┌─ Records shown

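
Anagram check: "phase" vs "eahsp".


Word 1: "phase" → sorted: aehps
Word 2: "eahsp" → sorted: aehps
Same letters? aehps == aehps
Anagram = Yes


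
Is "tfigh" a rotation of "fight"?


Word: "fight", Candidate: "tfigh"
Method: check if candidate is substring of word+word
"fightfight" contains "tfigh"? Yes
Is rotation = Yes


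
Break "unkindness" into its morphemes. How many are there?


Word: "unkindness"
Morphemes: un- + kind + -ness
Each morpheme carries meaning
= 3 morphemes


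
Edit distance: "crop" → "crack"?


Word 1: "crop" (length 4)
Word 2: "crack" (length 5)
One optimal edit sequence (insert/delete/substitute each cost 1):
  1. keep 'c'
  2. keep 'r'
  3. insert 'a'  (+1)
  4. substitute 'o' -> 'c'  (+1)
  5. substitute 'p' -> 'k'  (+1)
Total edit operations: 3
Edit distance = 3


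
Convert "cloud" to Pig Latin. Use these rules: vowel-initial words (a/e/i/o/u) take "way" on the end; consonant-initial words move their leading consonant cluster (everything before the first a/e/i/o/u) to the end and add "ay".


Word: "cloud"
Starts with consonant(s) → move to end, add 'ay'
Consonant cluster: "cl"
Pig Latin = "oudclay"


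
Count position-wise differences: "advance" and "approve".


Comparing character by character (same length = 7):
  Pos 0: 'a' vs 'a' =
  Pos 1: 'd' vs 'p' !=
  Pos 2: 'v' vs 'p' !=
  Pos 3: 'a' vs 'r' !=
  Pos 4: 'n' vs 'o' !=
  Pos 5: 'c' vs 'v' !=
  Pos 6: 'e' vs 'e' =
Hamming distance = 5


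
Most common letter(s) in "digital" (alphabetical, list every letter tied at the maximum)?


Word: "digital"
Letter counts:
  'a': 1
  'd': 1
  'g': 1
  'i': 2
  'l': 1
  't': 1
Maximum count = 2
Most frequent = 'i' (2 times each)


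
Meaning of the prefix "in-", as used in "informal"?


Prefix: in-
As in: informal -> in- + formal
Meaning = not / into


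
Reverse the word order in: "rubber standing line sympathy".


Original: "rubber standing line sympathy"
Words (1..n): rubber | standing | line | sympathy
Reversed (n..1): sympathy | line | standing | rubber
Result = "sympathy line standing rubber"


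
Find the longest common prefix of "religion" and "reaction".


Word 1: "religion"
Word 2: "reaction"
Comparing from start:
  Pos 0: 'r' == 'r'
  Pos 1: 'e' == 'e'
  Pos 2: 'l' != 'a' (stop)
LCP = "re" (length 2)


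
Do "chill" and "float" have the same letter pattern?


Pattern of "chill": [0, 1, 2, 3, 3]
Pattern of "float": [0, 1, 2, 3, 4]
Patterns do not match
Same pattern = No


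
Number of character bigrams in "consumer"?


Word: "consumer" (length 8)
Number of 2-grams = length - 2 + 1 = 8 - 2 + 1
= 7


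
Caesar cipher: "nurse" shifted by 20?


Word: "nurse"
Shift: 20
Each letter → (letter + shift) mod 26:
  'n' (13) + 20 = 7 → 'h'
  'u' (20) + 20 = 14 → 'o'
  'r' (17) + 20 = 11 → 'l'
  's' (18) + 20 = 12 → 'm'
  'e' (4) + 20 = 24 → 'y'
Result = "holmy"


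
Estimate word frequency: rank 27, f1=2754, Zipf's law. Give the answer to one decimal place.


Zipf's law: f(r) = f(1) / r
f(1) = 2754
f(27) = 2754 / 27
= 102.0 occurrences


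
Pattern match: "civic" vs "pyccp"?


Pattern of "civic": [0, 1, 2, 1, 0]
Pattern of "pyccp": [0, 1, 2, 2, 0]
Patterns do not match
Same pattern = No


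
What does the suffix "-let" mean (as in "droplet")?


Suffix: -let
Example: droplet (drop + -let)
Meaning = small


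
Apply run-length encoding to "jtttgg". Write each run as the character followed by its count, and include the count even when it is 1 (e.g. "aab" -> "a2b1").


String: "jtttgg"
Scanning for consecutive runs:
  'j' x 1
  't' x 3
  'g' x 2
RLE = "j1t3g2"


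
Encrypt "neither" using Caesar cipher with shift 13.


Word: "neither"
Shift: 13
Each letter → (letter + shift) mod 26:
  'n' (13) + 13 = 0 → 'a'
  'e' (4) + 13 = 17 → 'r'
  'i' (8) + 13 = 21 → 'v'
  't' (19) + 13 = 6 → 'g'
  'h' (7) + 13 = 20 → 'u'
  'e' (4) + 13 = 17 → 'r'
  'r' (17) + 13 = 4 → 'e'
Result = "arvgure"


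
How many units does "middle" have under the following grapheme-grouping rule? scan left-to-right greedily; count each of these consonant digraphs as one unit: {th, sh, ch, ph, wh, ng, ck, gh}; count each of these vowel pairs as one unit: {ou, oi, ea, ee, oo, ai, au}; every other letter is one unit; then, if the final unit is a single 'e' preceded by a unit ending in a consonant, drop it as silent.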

└─
┌─ Records shown

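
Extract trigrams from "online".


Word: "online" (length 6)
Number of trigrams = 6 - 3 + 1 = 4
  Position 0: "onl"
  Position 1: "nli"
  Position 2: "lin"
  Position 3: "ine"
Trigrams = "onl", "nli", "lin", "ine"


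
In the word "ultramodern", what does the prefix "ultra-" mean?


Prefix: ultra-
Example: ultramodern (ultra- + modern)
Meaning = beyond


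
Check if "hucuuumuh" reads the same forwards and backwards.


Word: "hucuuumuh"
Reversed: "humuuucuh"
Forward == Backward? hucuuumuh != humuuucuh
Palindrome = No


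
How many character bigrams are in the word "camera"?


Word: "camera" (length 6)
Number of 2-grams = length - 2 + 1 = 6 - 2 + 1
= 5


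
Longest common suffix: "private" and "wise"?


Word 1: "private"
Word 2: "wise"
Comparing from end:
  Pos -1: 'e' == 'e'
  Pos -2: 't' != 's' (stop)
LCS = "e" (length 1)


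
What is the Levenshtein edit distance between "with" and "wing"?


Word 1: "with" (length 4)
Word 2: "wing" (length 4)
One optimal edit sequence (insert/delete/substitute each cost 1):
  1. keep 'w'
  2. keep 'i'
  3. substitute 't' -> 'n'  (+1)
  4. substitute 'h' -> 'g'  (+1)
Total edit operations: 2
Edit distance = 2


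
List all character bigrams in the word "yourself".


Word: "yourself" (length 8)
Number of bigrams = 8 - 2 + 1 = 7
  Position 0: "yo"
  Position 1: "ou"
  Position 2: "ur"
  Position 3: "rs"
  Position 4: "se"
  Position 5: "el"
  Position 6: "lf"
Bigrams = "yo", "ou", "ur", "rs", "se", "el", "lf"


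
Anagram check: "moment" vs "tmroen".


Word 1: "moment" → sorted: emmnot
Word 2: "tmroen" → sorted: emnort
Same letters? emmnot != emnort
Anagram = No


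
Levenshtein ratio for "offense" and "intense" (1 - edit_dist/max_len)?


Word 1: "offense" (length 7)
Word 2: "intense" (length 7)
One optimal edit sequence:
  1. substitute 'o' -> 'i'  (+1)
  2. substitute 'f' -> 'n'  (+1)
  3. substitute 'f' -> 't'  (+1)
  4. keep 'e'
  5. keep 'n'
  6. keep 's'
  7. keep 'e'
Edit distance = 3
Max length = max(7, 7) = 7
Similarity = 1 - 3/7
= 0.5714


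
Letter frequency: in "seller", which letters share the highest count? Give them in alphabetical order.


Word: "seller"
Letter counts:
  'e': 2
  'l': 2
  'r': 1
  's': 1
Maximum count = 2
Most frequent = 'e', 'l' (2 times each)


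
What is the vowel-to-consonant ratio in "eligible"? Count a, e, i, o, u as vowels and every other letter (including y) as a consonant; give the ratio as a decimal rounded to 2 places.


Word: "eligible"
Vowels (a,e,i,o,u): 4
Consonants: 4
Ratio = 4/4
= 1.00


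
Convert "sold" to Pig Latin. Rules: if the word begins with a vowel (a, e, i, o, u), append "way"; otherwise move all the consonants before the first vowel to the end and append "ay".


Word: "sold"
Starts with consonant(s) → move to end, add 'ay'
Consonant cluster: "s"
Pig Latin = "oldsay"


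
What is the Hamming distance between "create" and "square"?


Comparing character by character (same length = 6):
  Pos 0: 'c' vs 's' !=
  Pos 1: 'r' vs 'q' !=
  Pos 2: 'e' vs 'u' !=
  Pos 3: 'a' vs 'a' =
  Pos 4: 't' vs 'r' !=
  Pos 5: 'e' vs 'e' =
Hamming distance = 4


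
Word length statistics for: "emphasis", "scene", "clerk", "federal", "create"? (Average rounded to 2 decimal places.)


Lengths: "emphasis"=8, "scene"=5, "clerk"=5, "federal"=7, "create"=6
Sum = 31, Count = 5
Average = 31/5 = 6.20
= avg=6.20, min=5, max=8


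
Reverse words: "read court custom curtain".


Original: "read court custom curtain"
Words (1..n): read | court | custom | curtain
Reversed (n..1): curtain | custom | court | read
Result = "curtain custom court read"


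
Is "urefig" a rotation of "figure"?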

└─

Work request -
Print, from the entries above, the line with "shifted by 20?", the line with "How many units" and all lines between them, exactly and with nothing else.

Written answer -
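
Caesar cipher: "nurse" shifted by 20?


Word: "nurse"
Shift: 20
Each letter → (letter + shift) mod 26:
  'n' (13) + 20 = 7 → 'h'
  'u' (20) + 20 = 14 → 'o'
  'r' (17) + 20 = 11 → 'l'
  's' (18) + 20 = 12 → 'm'
  'e' (4) + 20 = 24 → 'y'
Result = "holmy"


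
Estimate word frequency: rank 27, f1=2754, Zipf's law. Give the answer to one decimal place.


Zipf's law: f(r) = f(1) / r
f(1) = 2754
f(27) = 2754 / 27
= 102.0 occurrences


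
Pattern match: "civic" vs "pyccp"?


Pattern of "civic": [0, 1, 2, 1, 0]
Pattern of "pyccp": [0, 1, 2, 2, 0]
Patterns do not match
Same pattern = No


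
What does the suffix "-let" mean (as in "droplet")?


Suffix: -let
Example: droplet (drop + -let)
Meaning = small


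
Apply run-length encoding to "jtttgg". Write each run as the character followed by its count, and include the count even when it is 1 (e.g. "aab" -> "a2b1").


String: "jtttgg"
Scanning for consecutive runs:
  'j' x 1
  't' x 3
  'g' x 2
RLE = "j1t3g2"


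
Encrypt "neither" using Caesar cipher with shift 13.


Word: "neither"
Shift: 13
Each letter → (letter + shift) mod 26:
  'n' (13) + 13 = 0 → 'a'
  'e' (4) + 13 = 17 → 'r'
  'i' (8) + 13 = 21 → 'v'
  't' (19) + 13 = 6 → 'g'
  'h' (7) + 13 = 20 → 'u'
  'e' (4) + 13 = 17 → 'r'
  'r' (17) + 13 = 4 → 'e'
Result = "arvgure"


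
How many units does "middle" have under the following grapheme-grouping rule? scan left-to-right greedily; count each of these consonant digraphs as one unit: {th, sh, ch, ph, wh, ng, ck, gh}; count each of these vowel pairs as one unit: {ou, oi, ea, ee, oo, ai, au}; every other letter is one unit; then, if the final unit is a single 'e' preceded by a unit ending in a consonant, drop it as silent.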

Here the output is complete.